Only an exact repetition of all the entries will be accepted.

(Collected data entries)
- - - - - - -
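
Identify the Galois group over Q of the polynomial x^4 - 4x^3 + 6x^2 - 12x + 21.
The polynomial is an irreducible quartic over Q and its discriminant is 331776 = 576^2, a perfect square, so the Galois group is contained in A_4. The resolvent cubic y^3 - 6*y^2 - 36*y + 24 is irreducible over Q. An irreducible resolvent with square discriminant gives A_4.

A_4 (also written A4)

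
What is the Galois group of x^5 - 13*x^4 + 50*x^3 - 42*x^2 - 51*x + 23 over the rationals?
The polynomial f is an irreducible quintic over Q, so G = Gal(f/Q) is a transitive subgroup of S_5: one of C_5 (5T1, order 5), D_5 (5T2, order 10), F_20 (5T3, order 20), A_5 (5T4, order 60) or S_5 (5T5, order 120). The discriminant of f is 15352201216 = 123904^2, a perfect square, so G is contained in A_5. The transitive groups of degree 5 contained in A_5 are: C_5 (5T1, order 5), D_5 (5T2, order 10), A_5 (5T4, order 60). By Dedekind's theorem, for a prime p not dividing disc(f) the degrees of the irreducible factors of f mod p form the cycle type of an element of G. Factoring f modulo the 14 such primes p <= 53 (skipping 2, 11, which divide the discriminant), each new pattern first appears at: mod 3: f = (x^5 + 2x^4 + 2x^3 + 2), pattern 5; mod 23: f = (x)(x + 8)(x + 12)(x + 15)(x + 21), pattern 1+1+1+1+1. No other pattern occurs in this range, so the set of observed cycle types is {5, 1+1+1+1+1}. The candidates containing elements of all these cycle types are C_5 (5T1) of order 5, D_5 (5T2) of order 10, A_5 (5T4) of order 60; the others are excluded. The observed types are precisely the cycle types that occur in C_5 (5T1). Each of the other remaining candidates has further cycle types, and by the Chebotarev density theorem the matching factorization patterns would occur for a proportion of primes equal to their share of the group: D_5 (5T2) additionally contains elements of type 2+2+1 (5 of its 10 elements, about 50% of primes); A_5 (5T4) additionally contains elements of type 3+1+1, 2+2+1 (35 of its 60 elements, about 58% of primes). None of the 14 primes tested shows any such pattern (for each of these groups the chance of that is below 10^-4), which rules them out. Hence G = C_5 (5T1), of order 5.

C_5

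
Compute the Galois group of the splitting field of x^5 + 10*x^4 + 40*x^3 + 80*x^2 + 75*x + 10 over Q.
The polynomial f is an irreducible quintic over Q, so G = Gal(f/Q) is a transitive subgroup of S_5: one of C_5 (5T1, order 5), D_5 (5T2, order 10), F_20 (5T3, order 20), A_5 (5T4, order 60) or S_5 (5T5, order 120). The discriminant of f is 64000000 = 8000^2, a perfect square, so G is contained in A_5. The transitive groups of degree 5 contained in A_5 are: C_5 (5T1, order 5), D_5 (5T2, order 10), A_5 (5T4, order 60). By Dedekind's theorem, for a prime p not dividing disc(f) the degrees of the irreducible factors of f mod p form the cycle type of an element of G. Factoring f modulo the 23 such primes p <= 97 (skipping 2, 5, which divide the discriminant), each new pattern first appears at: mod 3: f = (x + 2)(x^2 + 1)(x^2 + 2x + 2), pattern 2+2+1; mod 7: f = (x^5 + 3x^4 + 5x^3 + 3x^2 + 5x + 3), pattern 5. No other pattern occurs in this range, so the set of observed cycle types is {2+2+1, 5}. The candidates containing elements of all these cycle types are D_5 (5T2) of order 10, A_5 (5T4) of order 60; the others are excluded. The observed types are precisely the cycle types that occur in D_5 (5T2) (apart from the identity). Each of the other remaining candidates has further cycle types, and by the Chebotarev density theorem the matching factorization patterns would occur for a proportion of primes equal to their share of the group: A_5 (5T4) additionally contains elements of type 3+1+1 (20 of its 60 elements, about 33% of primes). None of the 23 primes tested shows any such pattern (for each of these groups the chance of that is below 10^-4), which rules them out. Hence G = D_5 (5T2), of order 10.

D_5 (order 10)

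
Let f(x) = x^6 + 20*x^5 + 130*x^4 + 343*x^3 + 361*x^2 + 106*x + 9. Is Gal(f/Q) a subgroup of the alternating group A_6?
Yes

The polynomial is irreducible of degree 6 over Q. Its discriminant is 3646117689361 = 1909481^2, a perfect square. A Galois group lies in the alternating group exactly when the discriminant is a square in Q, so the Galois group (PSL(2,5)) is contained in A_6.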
- - - - - - -
### Output for this task:
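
Identify the Galois group over Q of the polynomial x^4 - 4x^3 + 6x^2 - 12x + 21.
The polynomial is an irreducible quartic over Q and its discriminant is 331776 = 576^2, a perfect square, so the Galois group is contained in A_4. The resolvent cubic y^3 - 6*y^2 - 36*y + 24 is irreducible over Q. An irreducible resolvent with square discriminant gives A_4.

A_4 (also written A4)

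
What is the Galois group of x^5 - 13*x^4 + 50*x^3 - 42*x^2 - 51*x + 23 over the rationals?
The polynomial f is an irreducible quintic over Q, so G = Gal(f/Q) is a transitive subgroup of S_5: one of C_5 (5T1, order 5), D_5 (5T2, order 10), F_20 (5T3, order 20), A_5 (5T4, order 60) or S_5 (5T5, order 120). The discriminant of f is 15352201216 = 123904^2, a perfect square, so G is contained in A_5. The transitive groups of degree 5 contained in A_5 are: C_5 (5T1, order 5), D_5 (5T2, order 10), A_5 (5T4, order 60). By Dedekind's theorem, for a prime p not dividing disc(f) the degrees of the irreducible factors of f mod p form the cycle type of an element of G. Factoring f modulo the 14 such primes p <= 53 (skipping 2, 11, which divide the discriminant), each new pattern first appears at: mod 3: f = (x^5 + 2x^4 + 2x^3 + 2), pattern 5; mod 23: f = (x)(x + 8)(x + 12)(x + 15)(x + 21), pattern 1+1+1+1+1. No other pattern occurs in this range, so the set of observed cycle types is {5, 1+1+1+1+1}. The candidates containing elements of all these cycle types are C_5 (5T1) of order 5, D_5 (5T2) of order 10, A_5 (5T4) of order 60; the others are excluded. The observed types are precisely the cycle types that occur in C_5 (5T1). Each of the other remaining candidates has further cycle types, and by the Chebotarev density theorem the matching factorization patterns would occur for a proportion of primes equal to their share of the group: D_5 (5T2) additionally contains elements of type 2+2+1 (5 of its 10 elements, about 50% of primes); A_5 (5T4) additionally contains elements of type 3+1+1, 2+2+1 (35 of its 60 elements, about 58% of primes). None of the 14 primes tested shows any such pattern (for each of these groups the chance of that is below 10^-4), which rules them out. Hence G = C_5 (5T1), of order 5.

C_5

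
Compute the Galois group of the splitting field of x^5 + 10*x^4 + 40*x^3 + 80*x^2 + 75*x + 10 over Q.
The polynomial f is an irreducible quintic over Q, so G = Gal(f/Q) is a transitive subgroup of S_5: one of C_5 (5T1, order 5), D_5 (5T2, order 10), F_20 (5T3, order 20), A_5 (5T4, order 60) or S_5 (5T5, order 120). The discriminant of f is 64000000 = 8000^2, a perfect square, so G is contained in A_5. The transitive groups of degree 5 contained in A_5 are: C_5 (5T1, order 5), D_5 (5T2, order 10), A_5 (5T4, order 60). By Dedekind's theorem, for a prime p not dividing disc(f) the degrees of the irreducible factors of f mod p form the cycle type of an element of G. Factoring f modulo the 23 such primes p <= 97 (skipping 2, 5, which divide the discriminant), each new pattern first appears at: mod 3: f = (x + 2)(x^2 + 1)(x^2 + 2x + 2), pattern 2+2+1; mod 7: f = (x^5 + 3x^4 + 5x^3 + 3x^2 + 5x + 3), pattern 5. No other pattern occurs in this range, so the set of observed cycle types is {2+2+1, 5}. The candidates containing elements of all these cycle types are D_5 (5T2) of order 10, A_5 (5T4) of order 60; the others are excluded. The observed types are precisely the cycle types that occur in D_5 (5T2) (apart from the identity). Each of the other remaining candidates has further cycle types, and by the Chebotarev density theorem the matching factorization patterns would occur for a proportion of primes equal to their share of the group: A_5 (5T4) additionally contains elements of type 3+1+1 (20 of its 60 elements, about 33% of primes). None of the 23 primes tested shows any such pattern (for each of these groups the chance of that is below 10^-4), which rules them out. Hence G = D_5 (5T2), of order 10.

D_5 (order 10)

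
Let f(x) = x^6 + 20*x^5 + 130*x^4 + 343*x^3 + 361*x^2 + 106*x + 9. Is Gal(f/Q) a subgroup of the alternating group A_6?
Yes

The polynomial is irreducible of degree 6 over Q. Its discriminant is 3646117689361 = 1909481^2, a perfect square. A Galois group lies in the alternating group exactly when the discriminant is a square in Q, so the Galois group (PSL(2,5)) is contained in A_6.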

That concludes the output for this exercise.